## Exercise
Check every line of the entries below for the word "left". Then give the number of lines that have it, with nothing added.

## Information provided
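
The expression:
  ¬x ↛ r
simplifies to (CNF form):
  r ∨ ¬x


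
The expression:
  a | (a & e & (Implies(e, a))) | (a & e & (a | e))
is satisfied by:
  {a: True}


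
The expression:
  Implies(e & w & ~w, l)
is always true.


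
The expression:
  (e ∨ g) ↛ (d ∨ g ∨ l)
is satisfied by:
  {e: True, g: False, d: False, l: False}


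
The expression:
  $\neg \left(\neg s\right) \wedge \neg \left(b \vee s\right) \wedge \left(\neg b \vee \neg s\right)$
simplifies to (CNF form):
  $\text{False}$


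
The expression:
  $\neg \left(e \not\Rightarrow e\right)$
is always true.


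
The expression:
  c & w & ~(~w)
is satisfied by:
  {c: True, w: True}


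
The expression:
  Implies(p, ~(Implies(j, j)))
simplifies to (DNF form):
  ~p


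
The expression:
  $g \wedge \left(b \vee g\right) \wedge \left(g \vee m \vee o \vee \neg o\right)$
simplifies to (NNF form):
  $g$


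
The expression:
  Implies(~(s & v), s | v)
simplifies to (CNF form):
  s | v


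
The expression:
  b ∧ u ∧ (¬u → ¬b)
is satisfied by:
  {u: True, b: True}


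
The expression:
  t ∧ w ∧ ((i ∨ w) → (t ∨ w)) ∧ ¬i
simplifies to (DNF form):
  t ∧ w ∧ ¬i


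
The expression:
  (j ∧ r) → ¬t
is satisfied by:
  {t: False, r: False, j: False}
  {j: True, t: False, r: False}
  {r: True, t: False, j: False}
  {j: True, r: True, t: False}
  {t: True, j: False, r: False}
  {j: True, t: True, r: False}
  {r: True, t: True, j: False}


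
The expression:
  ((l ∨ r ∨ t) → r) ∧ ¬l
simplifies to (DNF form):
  (r ∧ ¬l) ∨ (¬l ∧ ¬t)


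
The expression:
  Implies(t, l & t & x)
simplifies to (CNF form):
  (l | ~t) & (x | ~t)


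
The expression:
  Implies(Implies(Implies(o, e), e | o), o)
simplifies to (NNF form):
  o | ~e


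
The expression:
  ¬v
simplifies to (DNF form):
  ¬v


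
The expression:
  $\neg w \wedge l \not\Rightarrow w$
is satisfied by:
  {l: True, w: False}


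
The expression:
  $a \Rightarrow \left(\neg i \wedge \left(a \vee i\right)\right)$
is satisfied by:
  {a: False, i: False}
  {i: True, a: False}
  {a: True, i: False}


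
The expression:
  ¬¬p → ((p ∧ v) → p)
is always true.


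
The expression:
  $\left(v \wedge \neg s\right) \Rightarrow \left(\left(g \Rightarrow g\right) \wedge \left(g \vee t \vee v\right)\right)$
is always true.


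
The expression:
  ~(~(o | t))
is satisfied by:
  {t: True, o: True}
  {t: True, o: False}
  {o: True, t: False}


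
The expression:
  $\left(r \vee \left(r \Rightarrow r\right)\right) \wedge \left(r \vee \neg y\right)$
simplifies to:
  $r \vee \neg y$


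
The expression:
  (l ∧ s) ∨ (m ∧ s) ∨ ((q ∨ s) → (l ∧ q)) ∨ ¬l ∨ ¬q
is always true.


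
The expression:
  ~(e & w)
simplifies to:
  ~e | ~w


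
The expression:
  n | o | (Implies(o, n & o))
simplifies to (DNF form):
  True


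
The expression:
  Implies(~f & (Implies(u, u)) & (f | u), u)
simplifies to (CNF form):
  True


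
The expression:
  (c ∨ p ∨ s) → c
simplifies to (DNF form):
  c ∨ (¬p ∧ ¬s)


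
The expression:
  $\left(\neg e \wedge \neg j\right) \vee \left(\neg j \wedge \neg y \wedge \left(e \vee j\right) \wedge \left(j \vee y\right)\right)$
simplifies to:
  $\neg e \wedge \neg j$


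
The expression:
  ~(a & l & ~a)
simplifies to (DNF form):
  True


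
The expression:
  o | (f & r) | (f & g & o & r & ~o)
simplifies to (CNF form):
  (f | o) & (o | r)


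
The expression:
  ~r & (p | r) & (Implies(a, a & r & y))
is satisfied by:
  {p: True, r: False, a: False}


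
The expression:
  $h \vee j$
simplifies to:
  $h \vee j$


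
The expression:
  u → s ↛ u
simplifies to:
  ¬u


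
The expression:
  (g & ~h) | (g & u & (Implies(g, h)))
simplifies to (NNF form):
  g & (u | ~h)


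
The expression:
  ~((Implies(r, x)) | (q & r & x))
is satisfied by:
  {r: True, x: False}


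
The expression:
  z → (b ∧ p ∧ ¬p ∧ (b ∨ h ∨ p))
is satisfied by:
  {z: False}


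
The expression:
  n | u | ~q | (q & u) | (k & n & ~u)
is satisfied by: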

## Written response
7